§ Work order
Write out each line of the material below exactly as given.

§ Material for this exercise

BEGIN

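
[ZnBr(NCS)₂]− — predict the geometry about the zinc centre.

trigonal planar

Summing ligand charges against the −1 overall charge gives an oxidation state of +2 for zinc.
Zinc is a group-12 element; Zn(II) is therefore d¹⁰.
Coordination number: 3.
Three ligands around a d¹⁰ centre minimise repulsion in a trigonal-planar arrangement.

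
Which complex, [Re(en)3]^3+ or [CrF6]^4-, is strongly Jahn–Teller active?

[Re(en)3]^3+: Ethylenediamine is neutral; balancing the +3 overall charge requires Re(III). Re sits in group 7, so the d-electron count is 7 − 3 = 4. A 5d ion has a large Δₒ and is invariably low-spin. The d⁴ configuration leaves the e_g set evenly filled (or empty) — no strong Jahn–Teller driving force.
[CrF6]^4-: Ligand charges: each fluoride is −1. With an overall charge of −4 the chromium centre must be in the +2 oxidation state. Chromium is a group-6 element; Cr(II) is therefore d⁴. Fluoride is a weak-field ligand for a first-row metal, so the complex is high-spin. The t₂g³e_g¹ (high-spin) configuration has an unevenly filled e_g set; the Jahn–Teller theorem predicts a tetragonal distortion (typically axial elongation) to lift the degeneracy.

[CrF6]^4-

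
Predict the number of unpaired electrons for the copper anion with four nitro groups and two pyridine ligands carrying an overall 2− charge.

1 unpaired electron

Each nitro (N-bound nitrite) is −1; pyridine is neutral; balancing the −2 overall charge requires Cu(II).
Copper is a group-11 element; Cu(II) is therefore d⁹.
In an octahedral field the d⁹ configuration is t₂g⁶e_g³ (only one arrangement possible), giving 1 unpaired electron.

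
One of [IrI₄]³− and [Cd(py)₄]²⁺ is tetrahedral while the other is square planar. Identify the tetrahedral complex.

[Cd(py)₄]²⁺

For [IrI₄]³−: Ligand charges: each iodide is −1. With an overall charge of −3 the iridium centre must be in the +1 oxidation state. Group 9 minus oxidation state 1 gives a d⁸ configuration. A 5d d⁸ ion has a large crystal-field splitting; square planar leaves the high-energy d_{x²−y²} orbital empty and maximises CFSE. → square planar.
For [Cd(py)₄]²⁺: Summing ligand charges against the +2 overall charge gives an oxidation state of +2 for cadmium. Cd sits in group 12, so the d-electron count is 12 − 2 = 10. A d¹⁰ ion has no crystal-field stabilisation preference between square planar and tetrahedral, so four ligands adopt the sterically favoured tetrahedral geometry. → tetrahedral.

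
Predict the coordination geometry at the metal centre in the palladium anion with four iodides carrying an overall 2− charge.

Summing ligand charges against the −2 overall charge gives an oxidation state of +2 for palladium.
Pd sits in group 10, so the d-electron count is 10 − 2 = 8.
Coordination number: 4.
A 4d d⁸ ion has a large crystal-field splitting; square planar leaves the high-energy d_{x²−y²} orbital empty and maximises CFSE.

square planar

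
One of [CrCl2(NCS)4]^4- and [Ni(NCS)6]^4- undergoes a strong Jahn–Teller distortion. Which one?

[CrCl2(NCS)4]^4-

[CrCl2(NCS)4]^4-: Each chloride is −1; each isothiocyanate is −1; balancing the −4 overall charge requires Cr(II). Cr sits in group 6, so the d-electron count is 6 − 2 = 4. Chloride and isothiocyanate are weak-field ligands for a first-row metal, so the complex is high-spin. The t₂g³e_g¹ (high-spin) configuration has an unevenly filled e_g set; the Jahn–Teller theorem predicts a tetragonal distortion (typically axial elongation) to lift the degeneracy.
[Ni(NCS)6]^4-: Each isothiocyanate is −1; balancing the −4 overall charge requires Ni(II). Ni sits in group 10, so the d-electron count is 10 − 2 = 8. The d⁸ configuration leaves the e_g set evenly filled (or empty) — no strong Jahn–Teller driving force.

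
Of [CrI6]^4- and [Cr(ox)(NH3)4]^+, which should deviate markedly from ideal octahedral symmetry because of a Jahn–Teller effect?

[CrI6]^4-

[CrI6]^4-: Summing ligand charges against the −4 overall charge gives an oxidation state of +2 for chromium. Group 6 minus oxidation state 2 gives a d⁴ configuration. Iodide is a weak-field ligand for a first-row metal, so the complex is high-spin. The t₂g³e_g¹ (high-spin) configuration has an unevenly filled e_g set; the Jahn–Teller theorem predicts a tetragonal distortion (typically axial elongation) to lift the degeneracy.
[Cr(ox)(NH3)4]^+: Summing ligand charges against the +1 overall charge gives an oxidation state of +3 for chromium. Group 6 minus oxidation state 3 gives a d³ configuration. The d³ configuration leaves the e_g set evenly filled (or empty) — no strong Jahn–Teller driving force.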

END

§ Solution to the exercise
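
[ZnBr(NCS)₂]− — predict the geometry about the zinc centre.

trigonal planar

Summing ligand charges against the −1 overall charge gives an oxidation state of +2 for zinc.
Zinc is a group-12 element; Zn(II) is therefore d¹⁰.
Coordination number: 3.
Three ligands around a d¹⁰ centre minimise repulsion in a trigonal-planar arrangement.

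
Which complex, [Re(en)3]^3+ or [CrF6]^4-, is strongly Jahn–Teller active?

[Re(en)3]^3+: Ethylenediamine is neutral; balancing the +3 overall charge requires Re(III). Re sits in group 7, so the d-electron count is 7 − 3 = 4. A 5d ion has a large Δₒ and is invariably low-spin. The d⁴ configuration leaves the e_g set evenly filled (or empty) — no strong Jahn–Teller driving force.
[CrF6]^4-: Ligand charges: each fluoride is −1. With an overall charge of −4 the chromium centre must be in the +2 oxidation state. Chromium is a group-6 element; Cr(II) is therefore d⁴. Fluoride is a weak-field ligand for a first-row metal, so the complex is high-spin. The t₂g³e_g¹ (high-spin) configuration has an unevenly filled e_g set; the Jahn–Teller theorem predicts a tetragonal distortion (typically axial elongation) to lift the degeneracy.

[CrF6]^4-

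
Predict the number of unpaired electrons for the copper anion with four nitro groups and two pyridine ligands carrying an overall 2− charge.

1 unpaired electron

Each nitro (N-bound nitrite) is −1; pyridine is neutral; balancing the −2 overall charge requires Cu(II).
Copper is a group-11 element; Cu(II) is therefore d⁹.
In an octahedral field the d⁹ configuration is t₂g⁶e_g³ (only one arrangement possible), giving 1 unpaired electron.

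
One of [IrI₄]³− and [Cd(py)₄]²⁺ is tetrahedral while the other is square planar. Identify the tetrahedral complex.

[Cd(py)₄]²⁺

For [IrI₄]³−: Ligand charges: each iodide is −1. With an overall charge of −3 the iridium centre must be in the +1 oxidation state. Group 9 minus oxidation state 1 gives a d⁸ configuration. A 5d d⁸ ion has a large crystal-field splitting; square planar leaves the high-energy d_{x²−y²} orbital empty and maximises CFSE. → square planar.
For [Cd(py)₄]²⁺: Summing ligand charges against the +2 overall charge gives an oxidation state of +2 for cadmium. Cd sits in group 12, so the d-electron count is 12 − 2 = 10. A d¹⁰ ion has no crystal-field stabilisation preference between square planar and tetrahedral, so four ligands adopt the sterically favoured tetrahedral geometry. → tetrahedral.

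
Predict the coordination geometry at the metal centre in the palladium anion with four iodides carrying an overall 2− charge.

Summing ligand charges against the −2 overall charge gives an oxidation state of +2 for palladium.
Pd sits in group 10, so the d-electron count is 10 − 2 = 8.
Coordination number: 4.
A 4d d⁸ ion has a large crystal-field splitting; square planar leaves the high-energy d_{x²−y²} orbital empty and maximises CFSE.

square planar

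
One of [CrCl2(NCS)4]^4- and [Ni(NCS)6]^4- undergoes a strong Jahn–Teller distortion. Which one?

[CrCl2(NCS)4]^4-

[CrCl2(NCS)4]^4-: Each chloride is −1; each isothiocyanate is −1; balancing the −4 overall charge requires Cr(II). Cr sits in group 6, so the d-electron count is 6 − 2 = 4. Chloride and isothiocyanate are weak-field ligands for a first-row metal, so the complex is high-spin. The t₂g³e_g¹ (high-spin) configuration has an unevenly filled e_g set; the Jahn–Teller theorem predicts a tetragonal distortion (typically axial elongation) to lift the degeneracy.
[Ni(NCS)6]^4-: Each isothiocyanate is −1; balancing the −4 overall charge requires Ni(II). Ni sits in group 10, so the d-electron count is 10 − 2 = 8. The d⁸ configuration leaves the e_g set evenly filled (or empty) — no strong Jahn–Teller driving force.

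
Of [CrI6]^4- and [Cr(ox)(NH3)4]^+, which should deviate markedly from ideal octahedral symmetry because of a Jahn–Teller effect?

[CrI6]^4-

[CrI6]^4-: Summing ligand charges against the −4 overall charge gives an oxidation state of +2 for chromium. Group 6 minus oxidation state 2 gives a d⁴ configuration. Iodide is a weak-field ligand for a first-row metal, so the complex is high-spin. The t₂g³e_g¹ (high-spin) configuration has an unevenly filled e_g set; the Jahn–Teller theorem predicts a tetragonal distortion (typically axial elongation) to lift the degeneracy.
[Cr(ox)(NH3)4]^+: Summing ligand charges against the +1 overall charge gives an oxidation state of +3 for chromium. Group 6 minus oxidation state 3 gives a d³ configuration. The d³ configuration leaves the e_g set evenly filled (or empty) — no strong Jahn–Teller driving force.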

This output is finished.